Items from a data source
[Start of section]

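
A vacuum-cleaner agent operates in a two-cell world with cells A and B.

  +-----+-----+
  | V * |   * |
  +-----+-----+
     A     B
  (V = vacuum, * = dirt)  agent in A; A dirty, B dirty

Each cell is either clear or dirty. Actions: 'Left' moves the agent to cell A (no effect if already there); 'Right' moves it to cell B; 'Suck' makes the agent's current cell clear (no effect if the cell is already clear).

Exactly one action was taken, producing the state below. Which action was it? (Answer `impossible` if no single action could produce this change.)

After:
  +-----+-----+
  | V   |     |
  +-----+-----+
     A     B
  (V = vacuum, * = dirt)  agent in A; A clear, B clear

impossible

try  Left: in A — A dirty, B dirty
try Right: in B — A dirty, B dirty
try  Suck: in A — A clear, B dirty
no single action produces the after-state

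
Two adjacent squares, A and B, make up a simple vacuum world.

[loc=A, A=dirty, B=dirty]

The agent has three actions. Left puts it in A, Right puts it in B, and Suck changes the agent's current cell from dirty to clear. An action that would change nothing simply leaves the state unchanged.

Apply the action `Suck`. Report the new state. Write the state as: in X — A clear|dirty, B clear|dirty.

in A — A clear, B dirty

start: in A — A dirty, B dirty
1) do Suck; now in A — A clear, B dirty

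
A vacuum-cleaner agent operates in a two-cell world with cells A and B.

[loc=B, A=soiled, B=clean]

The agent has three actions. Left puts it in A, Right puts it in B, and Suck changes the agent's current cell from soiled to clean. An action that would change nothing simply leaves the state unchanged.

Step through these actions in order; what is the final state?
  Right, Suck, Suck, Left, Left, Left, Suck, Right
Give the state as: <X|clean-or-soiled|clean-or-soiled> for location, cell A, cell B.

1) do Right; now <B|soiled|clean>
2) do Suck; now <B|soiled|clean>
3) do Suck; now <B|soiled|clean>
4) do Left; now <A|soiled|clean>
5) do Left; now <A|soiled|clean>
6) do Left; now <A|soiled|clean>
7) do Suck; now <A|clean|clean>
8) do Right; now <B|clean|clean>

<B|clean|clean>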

[End of section]
[Start of section]

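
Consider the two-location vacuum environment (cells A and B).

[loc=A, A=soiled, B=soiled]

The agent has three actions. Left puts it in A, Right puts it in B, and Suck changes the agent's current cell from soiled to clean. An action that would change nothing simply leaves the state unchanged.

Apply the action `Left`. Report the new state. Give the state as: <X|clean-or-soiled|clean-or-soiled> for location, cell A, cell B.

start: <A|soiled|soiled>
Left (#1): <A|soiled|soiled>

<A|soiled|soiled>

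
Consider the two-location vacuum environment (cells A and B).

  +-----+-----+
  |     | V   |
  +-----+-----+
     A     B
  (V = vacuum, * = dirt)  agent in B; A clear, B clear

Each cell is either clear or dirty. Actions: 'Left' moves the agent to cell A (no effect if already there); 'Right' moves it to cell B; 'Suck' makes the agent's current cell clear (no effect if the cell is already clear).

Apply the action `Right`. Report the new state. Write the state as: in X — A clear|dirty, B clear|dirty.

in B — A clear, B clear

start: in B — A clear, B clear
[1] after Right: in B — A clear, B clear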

[End of section]

In the entries above, the lines between the one holding "[loc=A, A=dirty, B=dirty]" and the one holding "cell from dirty", inclusive, are to be printed exactly as written, and those alone.

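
[loc=A, A=dirty, B=dirty]

The agent has three actions. Left puts it in A, Right puts it in B, and Suck changes the agent's current cell from dirty to clear. An action that would change nothing simply leaves the state unchanged.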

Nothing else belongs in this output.